-------- Records --------
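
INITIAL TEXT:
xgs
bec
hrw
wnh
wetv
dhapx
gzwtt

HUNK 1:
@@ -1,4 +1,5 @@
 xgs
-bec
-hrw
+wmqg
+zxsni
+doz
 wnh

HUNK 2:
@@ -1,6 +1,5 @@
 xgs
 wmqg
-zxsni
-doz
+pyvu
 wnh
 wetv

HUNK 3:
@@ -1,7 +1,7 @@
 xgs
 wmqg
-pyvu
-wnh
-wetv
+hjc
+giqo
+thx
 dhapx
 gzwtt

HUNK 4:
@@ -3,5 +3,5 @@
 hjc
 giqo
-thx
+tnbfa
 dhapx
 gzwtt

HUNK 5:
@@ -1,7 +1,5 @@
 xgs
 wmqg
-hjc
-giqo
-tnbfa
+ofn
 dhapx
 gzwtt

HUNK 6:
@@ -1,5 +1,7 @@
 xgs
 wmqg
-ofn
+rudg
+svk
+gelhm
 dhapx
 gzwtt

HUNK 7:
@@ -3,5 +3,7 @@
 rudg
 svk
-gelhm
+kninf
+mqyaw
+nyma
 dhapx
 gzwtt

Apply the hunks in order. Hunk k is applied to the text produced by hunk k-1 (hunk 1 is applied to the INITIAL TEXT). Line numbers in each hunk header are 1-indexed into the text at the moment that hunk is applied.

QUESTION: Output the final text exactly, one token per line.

Answer: xgs
wmqg
rudg
svk
kninf
mqyaw
nyma
dhapx
gzwtt

Derivation:
Hunk 1: at line 1 remove [bec,hrw] add [wmqg,zxsni,doz] -> 8 lines: xgs wmqg zxsni doz wnh wetv dhapx gzwtt
Hunk 2: at line 1 remove [zxsni,doz] add [pyvu] -> 7 lines: xgs wmqg pyvu wnh wetv dhapx gzwtt
Hunk 3: at line 1 remove [pyvu,wnh,wetv] add [hjc,giqo,thx] -> 7 lines: xgs wmqg hjc giqo thx dhapx gzwtt
Hunk 4: at line 3 remove [thx] add [tnbfa] -> 7 lines: xgs wmqg hjc giqo tnbfa dhapx gzwtt
Hunk 5: at line 1 remove [hjc,giqo,tnbfa] add [ofn] -> 5 lines: xgs wmqg ofn dhapx gzwtt
Hunk 6: at line 1 remove [ofn] add [rudg,svk,gelhm] -> 7 lines: xgs wmqg rudg svk gelhm dhapx gzwtt
Hunk 7: at line 3 remove [gelhm] add [kninf,mqyaw,nyma] -> 9 lines: xgs wmqg rudg svk kninf mqyaw nyma dhapx gzwtt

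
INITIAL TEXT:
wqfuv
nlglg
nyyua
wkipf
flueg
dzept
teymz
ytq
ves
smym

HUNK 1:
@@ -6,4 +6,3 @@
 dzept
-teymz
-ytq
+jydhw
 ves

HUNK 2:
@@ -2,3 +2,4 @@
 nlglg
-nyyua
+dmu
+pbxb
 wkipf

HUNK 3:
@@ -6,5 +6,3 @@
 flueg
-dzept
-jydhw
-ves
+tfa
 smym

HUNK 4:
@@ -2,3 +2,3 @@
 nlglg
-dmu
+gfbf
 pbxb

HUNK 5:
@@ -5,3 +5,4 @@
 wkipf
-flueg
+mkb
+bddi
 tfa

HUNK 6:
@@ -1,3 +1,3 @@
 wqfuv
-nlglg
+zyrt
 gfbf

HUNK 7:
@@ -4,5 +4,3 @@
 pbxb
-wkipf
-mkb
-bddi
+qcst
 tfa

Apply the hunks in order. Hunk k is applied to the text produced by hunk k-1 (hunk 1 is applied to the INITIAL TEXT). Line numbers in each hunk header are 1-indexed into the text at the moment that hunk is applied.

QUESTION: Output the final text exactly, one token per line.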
--------
Aim of the task →
Copy each line of the data above without altering a single character.

Answer below →
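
INITIAL TEXT:
xgs
bec
hrw
wnh
wetv
dhapx
gzwtt

HUNK 1:
@@ -1,4 +1,5 @@
 xgs
-bec
-hrw
+wmqg
+zxsni
+doz
 wnh

HUNK 2:
@@ -1,6 +1,5 @@
 xgs
 wmqg
-zxsni
-doz
+pyvu
 wnh
 wetv

HUNK 3:
@@ -1,7 +1,7 @@
 xgs
 wmqg
-pyvu
-wnh
-wetv
+hjc
+giqo
+thx
 dhapx
 gzwtt

HUNK 4:
@@ -3,5 +3,5 @@
 hjc
 giqo
-thx
+tnbfa
 dhapx
 gzwtt

HUNK 5:
@@ -1,7 +1,5 @@
 xgs
 wmqg
-hjc
-giqo
-tnbfa
+ofn
 dhapx
 gzwtt

HUNK 6:
@@ -1,5 +1,7 @@
 xgs
 wmqg
-ofn
+rudg
+svk
+gelhm
 dhapx
 gzwtt

HUNK 7:
@@ -3,5 +3,7 @@
 rudg
 svk
-gelhm
+kninf
+mqyaw
+nyma
 dhapx
 gzwtt

Apply the hunks in order. Hunk k is applied to the text produced by hunk k-1 (hunk 1 is applied to the INITIAL TEXT). Line numbers in each hunk header are 1-indexed into the text at the moment that hunk is applied.

QUESTION: Output the final text exactly, one token per line.

Answer: xgs
wmqg
rudg
svk
kninf
mqyaw
nyma
dhapx
gzwtt

Derivation:
Hunk 1: at line 1 remove [bec,hrw] add [wmqg,zxsni,doz] -> 8 lines: xgs wmqg zxsni doz wnh wetv dhapx gzwtt
Hunk 2: at line 1 remove [zxsni,doz] add [pyvu] -> 7 lines: xgs wmqg pyvu wnh wetv dhapx gzwtt
Hunk 3: at line 1 remove [pyvu,wnh,wetv] add [hjc,giqo,thx] -> 7 lines: xgs wmqg hjc giqo thx dhapx gzwtt
Hunk 4: at line 3 remove [thx] add [tnbfa] -> 7 lines: xgs wmqg hjc giqo tnbfa dhapx gzwtt
Hunk 5: at line 1 remove [hjc,giqo,tnbfa] add [ofn] -> 5 lines: xgs wmqg ofn dhapx gzwtt
Hunk 6: at line 1 remove [ofn] add [rudg,svk,gelhm] -> 7 lines: xgs wmqg rudg svk gelhm dhapx gzwtt
Hunk 7: at line 3 remove [gelhm] add [kninf,mqyaw,nyma] -> 9 lines: xgs wmqg rudg svk kninf mqyaw nyma dhapx gzwtt

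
INITIAL TEXT:
wqfuv
nlglg
nyyua
wkipf
flueg
dzept
teymz
ytq
ves
smym

HUNK 1:
@@ -6,4 +6,3 @@
 dzept
-teymz
-ytq
+jydhw
 ves

HUNK 2:
@@ -2,3 +2,4 @@
 nlglg
-nyyua
+dmu
+pbxb
 wkipf

HUNK 3:
@@ -6,5 +6,3 @@
 flueg
-dzept
-jydhw
-ves
+tfa
 smym

HUNK 4:
@@ -2,3 +2,3 @@
 nlglg
-dmu
+gfbf
 pbxb

HUNK 5:
@@ -5,3 +5,4 @@
 wkipf
-flueg
+mkb
+bddi
 tfa

HUNK 6:
@@ -1,3 +1,3 @@
 wqfuv
-nlglg
+zyrt
 gfbf

HUNK 7:
@@ -4,5 +4,3 @@
 pbxb
-wkipf
-mkb
-bddi
+qcst
 tfa

Apply the hunks in order. Hunk k is applied to the text produced by hunk k-1 (hunk 1 is applied to the INITIAL TEXT). Line numbers in each hunk header are 1-indexed into the text at the moment that hunk is applied.

QUESTION: Output the final text exactly, one token per line.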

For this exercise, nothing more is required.